### Instructions for the task:
Each line of the listing below should be restated word for word.

-- Opening Marker --

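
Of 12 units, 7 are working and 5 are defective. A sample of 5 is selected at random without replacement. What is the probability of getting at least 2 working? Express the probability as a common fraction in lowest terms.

21/22

Total selections: C(12,5) = 792.
Count the complement (fewer than 2 working): C(7,0)·C(5,5) + C(7,1)·C(5,4) = 1 + 35 = 36.
Probability = 1 − 36/792 = 756/792 = 21/22.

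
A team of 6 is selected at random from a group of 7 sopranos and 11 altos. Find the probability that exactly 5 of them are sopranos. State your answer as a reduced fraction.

11/884

Total number of selections: C(18,6) = 18564.
Selections with exactly 5 sopranos: choose 5 of the 7 sopranos and 1 of the 11 altos, C(7,5)·C(11,1) = 21·11 = 231.
Probability = 231/18564 = 11/884.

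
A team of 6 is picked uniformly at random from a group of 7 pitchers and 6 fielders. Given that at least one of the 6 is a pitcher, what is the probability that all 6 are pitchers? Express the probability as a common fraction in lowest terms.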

-- Closing Marker --

### Result of this task:
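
Of 12 units, 7 are working and 5 are defective. A sample of 5 is selected at random without replacement. What is the probability of getting at least 2 working? Express the probability as a common fraction in lowest terms.

21/22

Total selections: C(12,5) = 792.
Count the complement (fewer than 2 working): C(7,0)·C(5,5) + C(7,1)·C(5,4) = 1 + 35 = 36.
Probability = 1 − 36/792 = 756/792 = 21/22.

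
A team of 6 is selected at random from a group of 7 sopranos and 11 altos. Find the probability that exactly 5 of them are sopranos. State your answer as a reduced fraction.

11/884

Total number of selections: C(18,6) = 18564.
Selections with exactly 5 sopranos: choose 5 of the 7 sopranos and 1 of the 11 altos, C(7,5)·C(11,1) = 21·11 = 231.
Probability = 231/18564 = 11/884.

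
A team of 6 is picked uniformly at random from a group of 7 pitchers and 6 fielders. Given that at least one of the 6 is a pitcher, what is the probability that all 6 are pitchers? Express the probability as a common fraction in lowest terms.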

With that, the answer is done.